• _TO DO_: Once the line containing "Answer: 48088" is located, give it again exactly, together with each line that follows it to the end of the entries, and add nothing else.

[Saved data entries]
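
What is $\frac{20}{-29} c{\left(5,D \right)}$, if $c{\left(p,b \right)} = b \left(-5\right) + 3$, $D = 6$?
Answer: $\frac{540}{29} \approx 18.621$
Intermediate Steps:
$c{\left(p,b \right)} = 3 - 5 b$ ($c{\left(p,b \right)} = - 5 b + 3 = 3 - 5 b$)
$\frac{20}{-29} c{\left(5,D \right)} = \frac{20}{-29} \left(3 - 30\right) = 20 \left(- \frac{1}{29}\right) \left(3 - 30\right) = \left(- \frac{20}{29}\right) \left(-27\right) = \frac{540}{29}$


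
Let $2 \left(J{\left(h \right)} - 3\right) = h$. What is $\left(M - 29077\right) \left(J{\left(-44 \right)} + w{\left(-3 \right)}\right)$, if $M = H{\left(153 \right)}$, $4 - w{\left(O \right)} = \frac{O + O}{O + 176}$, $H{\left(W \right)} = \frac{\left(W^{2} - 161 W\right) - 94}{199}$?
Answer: $\frac{14984202549}{34427} \approx 4.3525 \cdot 10^{5}$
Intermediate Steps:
$J{\left(h \right)} = 3 + \frac{h}{2}$
$H{\left(W \right)} = - \frac{94}{199} - \frac{161 W}{199} + \frac{W^{2}}{199}$ ($H{\left(W \right)} = \left(-94 + W^{2} - 161 W\right) \frac{1}{199} = - \frac{94}{199} - \frac{161 W}{199} + \frac{W^{2}}{199}$)
$w{\left(O \right)} = 4 - \frac{2 O}{176 + O}$ ($w{\left(O \right)} = 4 - \frac{O + O}{O + 176} = 4 - \frac{2 O}{176 + O}$)
$M = - \frac{1318}{199}$ ($M = - \frac{94}{199} - \frac{24633}{199} + \frac{153^{2}}{199} = - \frac{94}{199} - \frac{24633}{199} + \frac{1}{199} \cdot 23409 = - \frac{94}{199} - \frac{24633}{199} + \frac{23409}{199} = - \frac{1318}{199} \approx -6.6231$)
$\left(M - 29077\right) \left(J{\left(-44 \right)} + w{\left(-3 \right)}\right) = \left(- \frac{1318}{199} - 29077\right) \left(\left(3 + \frac{1}{2} \left(-44\right)\right) + \frac{2 \left(352 - 3\right)}{176 - 3}\right) = - \frac{5787641 \left(\left(3 - 22\right) + 2 \cdot \frac{1}{173} \cdot 349\right)}{199} = - \frac{5787641 \left(-19 + 2 \cdot \frac{1}{173} \cdot 349\right)}{199} = - \frac{5787641 \left(-19 + \frac{698}{173}\right)}{199} = \left(- \frac{5787641}{199}\right) \left(- \frac{2589}{173}\right) = \frac{14984202549}{34427}$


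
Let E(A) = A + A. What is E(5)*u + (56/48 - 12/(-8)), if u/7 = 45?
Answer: 9458/3 ≈ 3152.7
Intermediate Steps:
E(A) = 2*A
u = 315 (u = 7*45 = 315)
E(5)*u + (56/48 - 12/(-8)) = (2*5)*315 + (56/48 - 12/(-8)) = 10*315 + (56*(1/48) - 12*(-⅛)) = 3150 + (7/6 + 3/2) = 3150 + 8/3 = 9458/3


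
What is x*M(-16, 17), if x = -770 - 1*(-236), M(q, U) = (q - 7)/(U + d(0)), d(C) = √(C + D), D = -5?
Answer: 34799/49 - 2047*I*√5/49 ≈ 710.18 - 93.413*I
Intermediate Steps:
d(C) = √(-5 + C) (d(C) = √(C - 5) = √(-5 + C))
M(q, U) = (-7 + q)/(U + I*√5) (M(q, U) = (q - 7)/(U + √(-5 + 0)) = (-7 + q)/(U + √(-5)) = (-7 + q)/(U + I*√5))
x = -534 (x = -770 + 236 = -534)
x*M(-16, 17) = -534*(-7 - 16)/(17 + I*√5) = -534*(-23)/(17 + I*√5) = -(-12282)/(17 + I*√5) = 12282/(17 + I*√5)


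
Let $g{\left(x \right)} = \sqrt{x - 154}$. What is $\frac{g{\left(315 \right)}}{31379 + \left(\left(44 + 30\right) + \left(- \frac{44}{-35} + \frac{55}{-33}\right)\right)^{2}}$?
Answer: $\frac{11025 \sqrt{161}}{405660004} \approx 0.00034485$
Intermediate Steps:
$g{\left(x \right)} = \sqrt{-154 + x}$
$\frac{g{\left(315 \right)}}{31379 + \left(\left(44 + 30\right) + \left(- \frac{44}{-35} + \frac{55}{-33}\right)\right)^{2}} = \frac{\sqrt{-154 + 315}}{31379 + \left(\left(44 + 30\right) + \left(- \frac{44}{-35} + \frac{55}{-33}\right)\right)^{2}} = \frac{\sqrt{161}}{31379 + \left(74 + \left(\left(-44\right) \left(- \frac{1}{35}\right) + 55 \left(- \frac{1}{33}\right)\right)\right)^{2}} = \frac{\sqrt{161}}{31379 + \left(74 + \left(\frac{44}{35} - \frac{5}{3}\right)\right)^{2}} = \frac{\sqrt{161}}{31379 + \left(74 - \frac{43}{105}\right)^{2}} = \frac{\sqrt{161}}{31379 + \left(\frac{7727}{105}\right)^{2}} = \frac{\sqrt{161}}{31379 + \frac{59706529}{11025}} = \frac{\sqrt{161}}{\frac{405660004}{11025}} = \sqrt{161} \cdot \frac{11025}{405660004} = \frac{11025 \sqrt{161}}{405660004}$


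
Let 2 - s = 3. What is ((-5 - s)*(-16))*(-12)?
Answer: -768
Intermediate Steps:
s = -1 (s = 2 - 1*3 = 2 - 3 = -1)
((-5 - s)*(-16))*(-12) = ((-5 - 1*(-1))*(-16))*(-12) = ((-5 + 1)*(-16))*(-12) = -4*(-16)*(-12) = 64*(-12) = -768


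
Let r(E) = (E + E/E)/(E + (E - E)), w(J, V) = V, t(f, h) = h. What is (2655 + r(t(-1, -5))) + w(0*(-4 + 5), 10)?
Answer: 13329/5 ≈ 2665.8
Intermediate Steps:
r(E) = (1 + E)/E (r(E) = (E + 1)/(E + 0) = (1 + E)/E)
(2655 + r(t(-1, -5))) + w(0*(-4 + 5), 10) = (2655 + (1 - 5)/(-5)) + 10 = (2655 - 1/5*(-4)) + 10 = (2655 + 4/5) + 10 = 13279/5 + 10 = 13329/5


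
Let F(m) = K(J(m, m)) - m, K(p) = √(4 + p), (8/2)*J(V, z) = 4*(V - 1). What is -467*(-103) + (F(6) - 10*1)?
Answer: 48088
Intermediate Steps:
J(V, z) = -1 + V (J(V, z) = (4*(V - 1))/4 = (4*(-1 + V))/4 = (-4 + 4*V)/4 = -1 + V)
F(m) = √(3 + m) - m (F(m) = √(4 + (-1 + m)) - m = √(3 + m) - m)
-467*(-103) + (F(6) - 10*1) = -467*(-103) + ((√(3 + 6) - 1*6) - 10*1) = 48101 + ((√9 - 6) - 10) = 48101 + ((3 - 6) - 10) = 48101 + (-3 - 10) = 48101 - 13 = 48088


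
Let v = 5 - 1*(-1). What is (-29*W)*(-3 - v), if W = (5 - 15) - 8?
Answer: -4698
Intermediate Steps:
v = 6 (v = 5 + 1 = 6)
W = -18 (W = -10 - 8 = -18)
(-29*W)*(-3 - v) = (-29*(-18))*(-3 - 1*6) = 522*(-3 - 6) = 522*(-9) = -4698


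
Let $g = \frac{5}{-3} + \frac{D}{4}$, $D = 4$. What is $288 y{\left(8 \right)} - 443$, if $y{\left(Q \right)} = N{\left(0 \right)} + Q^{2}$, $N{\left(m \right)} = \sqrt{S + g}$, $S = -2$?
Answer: $17989 + 192 i \sqrt{6} \approx 17989.0 + 470.3 i$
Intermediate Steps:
$g = - \frac{2}{3}$ ($g = \frac{5}{-3} + \frac{4}{4} = 5 \left(- \frac{1}{3}\right) + 4 \cdot \frac{1}{4} = - \frac{5}{3} + 1 = - \frac{2}{3} \approx -0.66667$)
$N{\left(m \right)} = \frac{2 i \sqrt{6}}{3}$ ($N{\left(m \right)} = \sqrt{-2 - \frac{2}{3}} = \sqrt{- \frac{8}{3}} = \frac{2 i \sqrt{6}}{3}$)
$y{\left(Q \right)} = Q^{2} + \frac{2 i \sqrt{6}}{3}$ ($y{\left(Q \right)} = \frac{2 i \sqrt{6}}{3} + Q^{2} = Q^{2} + \frac{2 i \sqrt{6}}{3}$)
$288 y{\left(8 \right)} - 443 = 288 \left(8^{2} + \frac{2 i \sqrt{6}}{3}\right) - 443 = 288 \left(64 + \frac{2 i \sqrt{6}}{3}\right) - 443 = \left(18432 + 192 i \sqrt{6}\right) - 443 = 17989 + 192 i \sqrt{6}$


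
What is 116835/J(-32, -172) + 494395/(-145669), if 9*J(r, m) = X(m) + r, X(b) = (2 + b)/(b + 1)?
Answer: -26195227971775/772337038 ≈ -33917.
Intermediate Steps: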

• _ANSWER TO THE EXERCISE_:
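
Answer: 48088
Intermediate Steps:
J(V, z) = -1 + V (J(V, z) = (4*(V - 1))/4 = (4*(-1 + V))/4 = (-4 + 4*V)/4 = -1 + V)
F(m) = √(3 + m) - m (F(m) = √(4 + (-1 + m)) - m = √(3 + m) - m)
-467*(-103) + (F(6) - 10*1) = -467*(-103) + ((√(3 + 6) - 1*6) - 10*1) = 48101 + ((√9 - 6) - 10) = 48101 + ((3 - 6) - 10) = 48101 + (-3 - 10) = 48101 - 13 = 48088


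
Let v = 5 - 1*(-1). What is (-29*W)*(-3 - v), if W = (5 - 15) - 8?
Answer: -4698
Intermediate Steps:
v = 6 (v = 5 + 1 = 6)
W = -18 (W = -10 - 8 = -18)
(-29*W)*(-3 - v) = (-29*(-18))*(-3 - 1*6) = 522*(-3 - 6) = 522*(-9) = -4698


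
Let $g = \frac{5}{-3} + \frac{D}{4}$, $D = 4$. What is $288 y{\left(8 \right)} - 443$, if $y{\left(Q \right)} = N{\left(0 \right)} + Q^{2}$, $N{\left(m \right)} = \sqrt{S + g}$, $S = -2$?
Answer: $17989 + 192 i \sqrt{6} \approx 17989.0 + 470.3 i$
Intermediate Steps:
$g = - \frac{2}{3}$ ($g = \frac{5}{-3} + \frac{4}{4} = 5 \left(- \frac{1}{3}\right) + 4 \cdot \frac{1}{4} = - \frac{5}{3} + 1 = - \frac{2}{3} \approx -0.66667$)
$N{\left(m \right)} = \frac{2 i \sqrt{6}}{3}$ ($N{\left(m \right)} = \sqrt{-2 - \frac{2}{3}} = \sqrt{- \frac{8}{3}} = \frac{2 i \sqrt{6}}{3}$)
$y{\left(Q \right)} = Q^{2} + \frac{2 i \sqrt{6}}{3}$ ($y{\left(Q \right)} = \frac{2 i \sqrt{6}}{3} + Q^{2} = Q^{2} + \frac{2 i \sqrt{6}}{3}$)
$288 y{\left(8 \right)} - 443 = 288 \left(8^{2} + \frac{2 i \sqrt{6}}{3}\right) - 443 = 288 \left(64 + \frac{2 i \sqrt{6}}{3}\right) - 443 = \left(18432 + 192 i \sqrt{6}\right) - 443 = 17989 + 192 i \sqrt{6}$


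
What is 116835/J(-32, -172) + 494395/(-145669), if 9*J(r, m) = X(m) + r, X(b) = (2 + b)/(b + 1)?
Answer: -26195227971775/772337038 ≈ -33917.
Intermediate Steps: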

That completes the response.